> MATERIAL FOR THIS EXERCISE
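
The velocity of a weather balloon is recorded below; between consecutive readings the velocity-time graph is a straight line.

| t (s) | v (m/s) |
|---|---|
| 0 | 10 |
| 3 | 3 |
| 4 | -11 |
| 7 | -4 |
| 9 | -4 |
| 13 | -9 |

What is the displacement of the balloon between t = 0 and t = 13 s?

-41 m

Displacement is the signed area under the v-t curve.
0–3 s: ½(10 + 3)(3) = 19.5 m
3–4 s: ½(3 + -11)(1) = -4 m
4–7 s: ½(-11 + -4)(3) = -22.5 m
7–9 s: -4 × 2 = -8 m
9–13 s: ½(-4 + -9)(4) = -26 m
Net displacement = -41 m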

> EXERCISE
The task calls for all the records above to be repeated exactly.

> RESPONSE BELOW
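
The velocity of a weather balloon is recorded below; between consecutive readings the velocity-time graph is a straight line.

| t (s) | v (m/s) |
|---|---|
| 0 | 10 |
| 3 | 3 |
| 4 | -11 |
| 7 | -4 |
| 9 | -4 |
| 13 | -9 |

What is the displacement of the balloon between t = 0 and t = 13 s?

-41 m

Displacement is the signed area under the v-t curve.
0–3 s: ½(10 + 3)(3) = 19.5 m
3–4 s: ½(3 + -11)(1) = -4 m
4–7 s: ½(-11 + -4)(3) = -22.5 m
7–9 s: -4 × 2 = -8 m
9–13 s: ½(-4 + -9)(4) = -26 m
Net displacement = -41 m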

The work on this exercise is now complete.